%%
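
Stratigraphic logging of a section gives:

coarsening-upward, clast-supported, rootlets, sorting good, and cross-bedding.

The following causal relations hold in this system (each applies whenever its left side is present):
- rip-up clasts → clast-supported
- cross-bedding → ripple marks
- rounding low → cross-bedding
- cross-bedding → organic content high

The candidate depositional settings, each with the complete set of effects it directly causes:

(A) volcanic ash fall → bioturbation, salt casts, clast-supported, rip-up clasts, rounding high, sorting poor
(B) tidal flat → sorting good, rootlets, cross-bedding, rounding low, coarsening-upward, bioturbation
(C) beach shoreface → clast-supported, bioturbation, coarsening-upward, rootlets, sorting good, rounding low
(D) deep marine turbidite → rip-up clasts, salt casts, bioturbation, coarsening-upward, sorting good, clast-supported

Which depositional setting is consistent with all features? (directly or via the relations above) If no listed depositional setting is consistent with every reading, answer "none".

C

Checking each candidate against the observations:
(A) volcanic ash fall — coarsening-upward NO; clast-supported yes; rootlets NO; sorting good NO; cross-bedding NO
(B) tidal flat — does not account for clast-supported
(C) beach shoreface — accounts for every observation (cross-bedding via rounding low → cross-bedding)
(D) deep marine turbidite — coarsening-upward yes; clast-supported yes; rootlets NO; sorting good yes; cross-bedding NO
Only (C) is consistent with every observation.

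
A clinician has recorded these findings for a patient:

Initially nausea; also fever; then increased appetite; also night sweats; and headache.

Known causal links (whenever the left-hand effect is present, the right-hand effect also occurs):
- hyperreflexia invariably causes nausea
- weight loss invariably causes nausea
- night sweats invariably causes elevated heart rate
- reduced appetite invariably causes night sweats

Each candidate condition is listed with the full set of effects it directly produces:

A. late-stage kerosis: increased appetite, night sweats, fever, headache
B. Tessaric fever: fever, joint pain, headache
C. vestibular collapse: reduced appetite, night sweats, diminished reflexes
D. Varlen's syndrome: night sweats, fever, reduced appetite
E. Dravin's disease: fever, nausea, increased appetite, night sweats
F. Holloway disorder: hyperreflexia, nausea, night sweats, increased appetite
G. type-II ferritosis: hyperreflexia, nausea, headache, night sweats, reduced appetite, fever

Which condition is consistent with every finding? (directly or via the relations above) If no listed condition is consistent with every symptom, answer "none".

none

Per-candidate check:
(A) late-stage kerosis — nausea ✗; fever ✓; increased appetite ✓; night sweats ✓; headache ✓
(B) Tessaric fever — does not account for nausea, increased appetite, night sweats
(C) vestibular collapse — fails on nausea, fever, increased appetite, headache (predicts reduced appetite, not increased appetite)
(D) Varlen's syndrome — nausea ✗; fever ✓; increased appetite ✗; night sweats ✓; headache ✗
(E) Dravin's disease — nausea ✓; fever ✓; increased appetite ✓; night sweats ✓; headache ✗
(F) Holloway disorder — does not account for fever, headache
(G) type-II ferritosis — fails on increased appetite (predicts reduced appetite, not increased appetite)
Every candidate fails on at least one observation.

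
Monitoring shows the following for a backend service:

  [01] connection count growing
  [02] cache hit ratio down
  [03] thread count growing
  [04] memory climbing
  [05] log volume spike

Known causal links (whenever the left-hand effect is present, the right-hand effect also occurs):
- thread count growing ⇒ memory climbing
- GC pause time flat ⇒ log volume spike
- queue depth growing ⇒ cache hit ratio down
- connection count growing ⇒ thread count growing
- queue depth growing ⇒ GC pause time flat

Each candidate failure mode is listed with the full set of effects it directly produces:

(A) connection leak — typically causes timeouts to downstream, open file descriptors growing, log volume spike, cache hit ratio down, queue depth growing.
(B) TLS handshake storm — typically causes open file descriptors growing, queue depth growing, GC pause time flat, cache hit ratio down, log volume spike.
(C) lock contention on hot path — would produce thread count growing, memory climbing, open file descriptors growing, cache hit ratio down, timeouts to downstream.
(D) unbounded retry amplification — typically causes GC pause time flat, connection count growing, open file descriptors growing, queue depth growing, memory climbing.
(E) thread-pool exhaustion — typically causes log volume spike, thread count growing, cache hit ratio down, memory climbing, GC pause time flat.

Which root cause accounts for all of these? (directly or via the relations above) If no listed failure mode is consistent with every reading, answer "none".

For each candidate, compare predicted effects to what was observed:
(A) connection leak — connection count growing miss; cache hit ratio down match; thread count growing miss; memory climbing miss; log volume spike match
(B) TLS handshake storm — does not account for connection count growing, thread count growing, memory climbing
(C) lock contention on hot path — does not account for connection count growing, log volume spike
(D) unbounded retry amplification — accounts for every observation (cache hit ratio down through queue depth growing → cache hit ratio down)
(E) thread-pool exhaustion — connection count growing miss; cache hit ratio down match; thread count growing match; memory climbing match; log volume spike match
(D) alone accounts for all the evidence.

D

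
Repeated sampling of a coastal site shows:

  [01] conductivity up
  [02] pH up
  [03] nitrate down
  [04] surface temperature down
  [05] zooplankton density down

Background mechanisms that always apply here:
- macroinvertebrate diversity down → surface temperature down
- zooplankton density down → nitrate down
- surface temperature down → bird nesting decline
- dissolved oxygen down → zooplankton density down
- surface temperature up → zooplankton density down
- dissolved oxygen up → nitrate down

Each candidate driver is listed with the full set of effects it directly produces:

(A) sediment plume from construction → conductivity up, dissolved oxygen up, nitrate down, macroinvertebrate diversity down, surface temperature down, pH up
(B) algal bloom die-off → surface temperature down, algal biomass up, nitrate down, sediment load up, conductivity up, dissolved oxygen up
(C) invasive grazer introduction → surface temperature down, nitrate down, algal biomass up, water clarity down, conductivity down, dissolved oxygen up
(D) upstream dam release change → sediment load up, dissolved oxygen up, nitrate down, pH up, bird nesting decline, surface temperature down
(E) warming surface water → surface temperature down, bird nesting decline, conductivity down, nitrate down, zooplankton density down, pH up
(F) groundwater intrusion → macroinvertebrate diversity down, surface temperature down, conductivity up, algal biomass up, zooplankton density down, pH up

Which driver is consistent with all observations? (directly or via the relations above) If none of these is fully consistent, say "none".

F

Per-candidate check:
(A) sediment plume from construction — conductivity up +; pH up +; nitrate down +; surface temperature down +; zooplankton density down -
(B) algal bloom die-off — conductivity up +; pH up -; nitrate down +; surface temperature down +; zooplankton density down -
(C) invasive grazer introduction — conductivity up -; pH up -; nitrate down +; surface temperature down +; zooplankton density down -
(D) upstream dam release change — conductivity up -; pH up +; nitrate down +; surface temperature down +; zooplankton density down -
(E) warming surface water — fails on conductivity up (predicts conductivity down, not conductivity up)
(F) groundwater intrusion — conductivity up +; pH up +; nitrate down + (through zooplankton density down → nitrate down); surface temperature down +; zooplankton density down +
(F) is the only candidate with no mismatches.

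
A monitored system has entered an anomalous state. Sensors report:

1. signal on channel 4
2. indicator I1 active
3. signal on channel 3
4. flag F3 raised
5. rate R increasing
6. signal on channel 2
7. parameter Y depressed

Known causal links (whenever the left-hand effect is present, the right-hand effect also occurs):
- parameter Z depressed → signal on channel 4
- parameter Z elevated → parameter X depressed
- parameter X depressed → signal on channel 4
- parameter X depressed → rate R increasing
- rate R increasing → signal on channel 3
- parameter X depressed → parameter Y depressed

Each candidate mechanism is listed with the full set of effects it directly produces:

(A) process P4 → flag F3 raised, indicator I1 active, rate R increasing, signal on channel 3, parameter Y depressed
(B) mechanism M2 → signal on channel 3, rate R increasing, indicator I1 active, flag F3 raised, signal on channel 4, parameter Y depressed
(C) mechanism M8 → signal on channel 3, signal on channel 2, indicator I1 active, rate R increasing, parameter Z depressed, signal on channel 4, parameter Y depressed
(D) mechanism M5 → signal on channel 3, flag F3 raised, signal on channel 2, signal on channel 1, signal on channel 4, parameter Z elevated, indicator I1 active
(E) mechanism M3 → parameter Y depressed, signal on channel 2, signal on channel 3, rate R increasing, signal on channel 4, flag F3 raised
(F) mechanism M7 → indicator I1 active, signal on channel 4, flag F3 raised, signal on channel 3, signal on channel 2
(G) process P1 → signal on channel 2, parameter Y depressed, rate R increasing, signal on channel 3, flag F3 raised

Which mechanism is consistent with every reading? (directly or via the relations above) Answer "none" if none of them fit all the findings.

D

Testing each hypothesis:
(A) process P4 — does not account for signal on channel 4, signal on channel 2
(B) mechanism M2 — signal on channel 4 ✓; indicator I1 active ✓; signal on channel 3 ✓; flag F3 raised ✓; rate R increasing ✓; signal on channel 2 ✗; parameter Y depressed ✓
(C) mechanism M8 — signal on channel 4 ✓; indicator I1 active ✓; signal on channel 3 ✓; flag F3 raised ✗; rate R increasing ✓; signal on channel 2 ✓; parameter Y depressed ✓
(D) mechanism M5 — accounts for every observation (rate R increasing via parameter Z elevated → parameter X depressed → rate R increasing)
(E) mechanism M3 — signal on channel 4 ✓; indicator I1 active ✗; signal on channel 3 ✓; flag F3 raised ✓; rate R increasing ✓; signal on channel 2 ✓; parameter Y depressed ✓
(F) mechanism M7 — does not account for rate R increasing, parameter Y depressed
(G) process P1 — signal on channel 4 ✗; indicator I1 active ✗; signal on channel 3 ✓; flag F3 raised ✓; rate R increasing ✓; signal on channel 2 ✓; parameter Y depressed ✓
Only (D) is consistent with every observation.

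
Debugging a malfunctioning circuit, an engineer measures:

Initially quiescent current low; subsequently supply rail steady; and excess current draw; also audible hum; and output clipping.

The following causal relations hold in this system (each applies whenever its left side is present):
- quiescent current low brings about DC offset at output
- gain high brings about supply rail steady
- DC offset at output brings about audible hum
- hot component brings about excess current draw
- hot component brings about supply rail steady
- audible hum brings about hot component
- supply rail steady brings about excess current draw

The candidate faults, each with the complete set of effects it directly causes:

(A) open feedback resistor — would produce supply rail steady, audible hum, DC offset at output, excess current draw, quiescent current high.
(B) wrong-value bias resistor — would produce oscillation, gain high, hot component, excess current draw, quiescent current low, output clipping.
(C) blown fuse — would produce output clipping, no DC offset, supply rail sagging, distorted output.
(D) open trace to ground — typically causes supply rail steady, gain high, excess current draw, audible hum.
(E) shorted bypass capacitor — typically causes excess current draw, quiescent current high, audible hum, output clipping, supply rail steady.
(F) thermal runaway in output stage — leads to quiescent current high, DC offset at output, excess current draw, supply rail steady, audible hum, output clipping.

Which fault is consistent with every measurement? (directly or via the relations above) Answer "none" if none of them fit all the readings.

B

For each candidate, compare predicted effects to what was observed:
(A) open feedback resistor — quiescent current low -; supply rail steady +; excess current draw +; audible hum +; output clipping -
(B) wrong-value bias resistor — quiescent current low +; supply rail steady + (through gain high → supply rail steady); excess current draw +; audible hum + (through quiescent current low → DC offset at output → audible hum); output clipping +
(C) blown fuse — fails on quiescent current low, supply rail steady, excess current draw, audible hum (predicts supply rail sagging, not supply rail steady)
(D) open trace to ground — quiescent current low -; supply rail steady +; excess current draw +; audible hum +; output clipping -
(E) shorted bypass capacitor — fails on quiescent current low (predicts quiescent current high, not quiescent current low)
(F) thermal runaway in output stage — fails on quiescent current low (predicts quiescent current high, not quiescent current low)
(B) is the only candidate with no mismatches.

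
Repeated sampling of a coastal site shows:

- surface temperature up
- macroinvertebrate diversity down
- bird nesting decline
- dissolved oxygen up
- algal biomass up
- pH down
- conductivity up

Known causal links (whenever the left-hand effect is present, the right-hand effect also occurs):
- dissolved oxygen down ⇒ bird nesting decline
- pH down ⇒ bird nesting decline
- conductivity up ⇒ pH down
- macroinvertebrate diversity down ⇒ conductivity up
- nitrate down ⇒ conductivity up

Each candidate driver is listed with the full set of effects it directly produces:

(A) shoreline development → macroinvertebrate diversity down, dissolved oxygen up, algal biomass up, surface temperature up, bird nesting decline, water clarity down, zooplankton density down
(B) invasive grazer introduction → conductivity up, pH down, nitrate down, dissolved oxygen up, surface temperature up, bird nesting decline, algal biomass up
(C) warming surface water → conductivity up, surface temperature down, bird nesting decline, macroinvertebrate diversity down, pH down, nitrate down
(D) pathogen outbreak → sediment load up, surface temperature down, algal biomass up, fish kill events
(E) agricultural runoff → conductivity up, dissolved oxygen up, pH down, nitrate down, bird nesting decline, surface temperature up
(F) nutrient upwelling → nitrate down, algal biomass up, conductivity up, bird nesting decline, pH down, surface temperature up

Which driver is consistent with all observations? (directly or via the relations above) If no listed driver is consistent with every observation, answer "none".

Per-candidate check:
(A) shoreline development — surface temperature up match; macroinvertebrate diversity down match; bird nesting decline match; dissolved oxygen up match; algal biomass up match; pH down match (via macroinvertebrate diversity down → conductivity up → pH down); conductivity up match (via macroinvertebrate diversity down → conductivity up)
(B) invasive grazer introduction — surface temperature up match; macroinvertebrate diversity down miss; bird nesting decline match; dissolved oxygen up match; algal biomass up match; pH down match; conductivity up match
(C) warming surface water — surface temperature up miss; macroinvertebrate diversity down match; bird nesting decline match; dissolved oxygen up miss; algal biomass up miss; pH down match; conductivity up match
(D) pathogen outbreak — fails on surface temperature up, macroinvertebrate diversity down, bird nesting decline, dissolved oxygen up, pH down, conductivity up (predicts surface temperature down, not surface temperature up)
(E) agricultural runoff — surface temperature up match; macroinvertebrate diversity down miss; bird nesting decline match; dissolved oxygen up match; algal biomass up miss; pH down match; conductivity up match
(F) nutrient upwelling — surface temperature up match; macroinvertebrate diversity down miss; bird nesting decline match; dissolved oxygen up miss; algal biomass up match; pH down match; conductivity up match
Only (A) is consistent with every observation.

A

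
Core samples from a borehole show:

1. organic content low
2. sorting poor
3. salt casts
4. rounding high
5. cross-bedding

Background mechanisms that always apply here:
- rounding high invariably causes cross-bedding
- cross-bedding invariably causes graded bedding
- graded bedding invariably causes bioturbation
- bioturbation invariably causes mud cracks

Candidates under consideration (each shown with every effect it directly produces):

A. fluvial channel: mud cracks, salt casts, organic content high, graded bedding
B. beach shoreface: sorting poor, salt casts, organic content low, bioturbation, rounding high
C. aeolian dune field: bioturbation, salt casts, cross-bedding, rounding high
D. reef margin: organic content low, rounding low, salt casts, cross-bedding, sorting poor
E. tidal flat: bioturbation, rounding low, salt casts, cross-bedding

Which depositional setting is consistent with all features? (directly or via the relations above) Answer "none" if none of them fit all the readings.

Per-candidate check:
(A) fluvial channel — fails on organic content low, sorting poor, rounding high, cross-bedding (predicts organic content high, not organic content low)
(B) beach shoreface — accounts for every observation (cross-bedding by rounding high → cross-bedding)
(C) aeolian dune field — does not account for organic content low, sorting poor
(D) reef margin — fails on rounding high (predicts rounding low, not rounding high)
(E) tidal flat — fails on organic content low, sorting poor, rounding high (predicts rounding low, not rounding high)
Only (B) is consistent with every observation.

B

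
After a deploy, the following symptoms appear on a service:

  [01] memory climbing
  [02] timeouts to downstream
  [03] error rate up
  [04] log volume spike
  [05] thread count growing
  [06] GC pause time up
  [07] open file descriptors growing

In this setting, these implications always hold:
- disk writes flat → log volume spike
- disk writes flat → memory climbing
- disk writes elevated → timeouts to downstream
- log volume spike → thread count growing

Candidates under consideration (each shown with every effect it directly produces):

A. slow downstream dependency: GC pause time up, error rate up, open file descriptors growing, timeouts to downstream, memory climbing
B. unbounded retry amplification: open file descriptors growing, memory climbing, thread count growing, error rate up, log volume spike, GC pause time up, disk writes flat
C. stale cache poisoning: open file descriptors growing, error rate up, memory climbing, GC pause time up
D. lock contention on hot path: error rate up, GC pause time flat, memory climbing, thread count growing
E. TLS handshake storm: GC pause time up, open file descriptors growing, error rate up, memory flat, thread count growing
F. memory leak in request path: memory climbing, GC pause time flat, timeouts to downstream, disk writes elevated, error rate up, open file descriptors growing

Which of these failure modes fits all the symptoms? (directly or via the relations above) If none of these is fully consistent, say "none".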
%%
Prompt. Only the lines from the opening of the material through the line with "(D) deep marine turbidite →" should be echoed, exactly as written.

Response to the task.
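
Stratigraphic logging of a section gives:

coarsening-upward, clast-supported, rootlets, sorting good, and cross-bedding.

The following causal relations hold in this system (each applies whenever its left side is present):
- rip-up clasts → clast-supported
- cross-bedding → ripple marks
- rounding low → cross-bedding
- cross-bedding → organic content high

The candidate depositional settings, each with the complete set of effects it directly causes:

(A) volcanic ash fall → bioturbation, salt casts, clast-supported, rip-up clasts, rounding high, sorting poor
(B) tidal flat → sorting good, rootlets, cross-bedding, rounding low, coarsening-upward, bioturbation
(C) beach shoreface → clast-supported, bioturbation, coarsening-upward, rootlets, sorting good, rounding low
(D) deep marine turbidite → rip-up clasts, salt casts, bioturbation, coarsening-upward, sorting good, clast-supported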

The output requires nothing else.